Exercise brief - Set down all the data again. Change nothing.

The records -
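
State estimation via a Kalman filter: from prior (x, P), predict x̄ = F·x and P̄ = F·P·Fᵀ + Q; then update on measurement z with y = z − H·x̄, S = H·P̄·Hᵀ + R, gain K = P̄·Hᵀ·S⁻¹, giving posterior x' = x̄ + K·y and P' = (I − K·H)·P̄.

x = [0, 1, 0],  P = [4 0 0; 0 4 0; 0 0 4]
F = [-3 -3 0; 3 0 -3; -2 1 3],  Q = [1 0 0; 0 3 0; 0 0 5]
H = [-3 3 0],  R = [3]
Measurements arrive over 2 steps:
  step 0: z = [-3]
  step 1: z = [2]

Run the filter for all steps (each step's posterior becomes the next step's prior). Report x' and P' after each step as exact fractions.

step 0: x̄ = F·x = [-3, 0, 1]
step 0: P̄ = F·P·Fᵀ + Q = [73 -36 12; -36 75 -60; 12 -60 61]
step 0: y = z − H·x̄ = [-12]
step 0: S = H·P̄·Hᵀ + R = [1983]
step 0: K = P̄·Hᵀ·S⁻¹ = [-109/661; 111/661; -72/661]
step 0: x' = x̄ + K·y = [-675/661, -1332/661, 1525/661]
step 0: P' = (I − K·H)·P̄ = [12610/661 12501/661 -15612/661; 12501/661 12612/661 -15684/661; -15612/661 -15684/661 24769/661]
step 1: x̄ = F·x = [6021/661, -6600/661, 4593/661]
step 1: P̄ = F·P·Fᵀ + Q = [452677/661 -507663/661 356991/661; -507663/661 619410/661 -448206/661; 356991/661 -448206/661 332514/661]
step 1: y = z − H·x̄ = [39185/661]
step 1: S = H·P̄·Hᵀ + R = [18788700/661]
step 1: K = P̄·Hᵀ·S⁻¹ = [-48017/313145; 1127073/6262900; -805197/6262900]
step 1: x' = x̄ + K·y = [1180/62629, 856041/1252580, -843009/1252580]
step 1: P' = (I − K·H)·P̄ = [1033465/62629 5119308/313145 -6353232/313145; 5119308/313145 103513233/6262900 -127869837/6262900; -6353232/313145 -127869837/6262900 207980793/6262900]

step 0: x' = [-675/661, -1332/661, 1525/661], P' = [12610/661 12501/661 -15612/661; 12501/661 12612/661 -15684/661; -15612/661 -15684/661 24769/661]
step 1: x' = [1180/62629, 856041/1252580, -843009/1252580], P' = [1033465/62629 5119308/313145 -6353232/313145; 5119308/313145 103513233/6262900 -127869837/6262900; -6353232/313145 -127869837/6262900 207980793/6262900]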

Result of this task -
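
State estimation via a Kalman filter: from prior (x, P), predict x̄ = F·x and P̄ = F·P·Fᵀ + Q; then update on measurement z with y = z − H·x̄, S = H·P̄·Hᵀ + R, gain K = P̄·Hᵀ·S⁻¹, giving posterior x' = x̄ + K·y and P' = (I − K·H)·P̄.

x = [0, 1, 0],  P = [4 0 0; 0 4 0; 0 0 4]
F = [-3 -3 0; 3 0 -3; -2 1 3],  Q = [1 0 0; 0 3 0; 0 0 5]
H = [-3 3 0],  R = [3]
Measurements arrive over 2 steps:
  step 0: z = [-3]
  step 1: z = [2]

Run the filter for all steps (each step's posterior becomes the next step's prior). Report x' and P' after each step as exact fractions.

step 0: x̄ = F·x = [-3, 0, 1]
step 0: P̄ = F·P·Fᵀ + Q = [73 -36 12; -36 75 -60; 12 -60 61]
step 0: y = z − H·x̄ = [-12]
step 0: S = H·P̄·Hᵀ + R = [1983]
step 0: K = P̄·Hᵀ·S⁻¹ = [-109/661; 111/661; -72/661]
step 0: x' = x̄ + K·y = [-675/661, -1332/661, 1525/661]
step 0: P' = (I − K·H)·P̄ = [12610/661 12501/661 -15612/661; 12501/661 12612/661 -15684/661; -15612/661 -15684/661 24769/661]
step 1: x̄ = F·x = [6021/661, -6600/661, 4593/661]
step 1: P̄ = F·P·Fᵀ + Q = [452677/661 -507663/661 356991/661; -507663/661 619410/661 -448206/661; 356991/661 -448206/661 332514/661]
step 1: y = z − H·x̄ = [39185/661]
step 1: S = H·P̄·Hᵀ + R = [18788700/661]
step 1: K = P̄·Hᵀ·S⁻¹ = [-48017/313145; 1127073/6262900; -805197/6262900]
step 1: x' = x̄ + K·y = [1180/62629, 856041/1252580, -843009/1252580]
step 1: P' = (I − K·H)·P̄ = [1033465/62629 5119308/313145 -6353232/313145; 5119308/313145 103513233/6262900 -127869837/6262900; -6353232/313145 -127869837/6262900 207980793/6262900]

step 0: x' = [-675/661, -1332/661, 1525/661], P' = [12610/661 12501/661 -15612/661; 12501/661 12612/661 -15684/661; -15612/661 -15684/661 24769/661]
step 1: x' = [1180/62629, 856041/1252580, -843009/1252580], P' = [1033465/62629 5119308/313145 -6353232/313145; 5119308/313145 103513233/6262900 -127869837/6262900; -6353232/313145 -127869837/6262900 207980793/6262900]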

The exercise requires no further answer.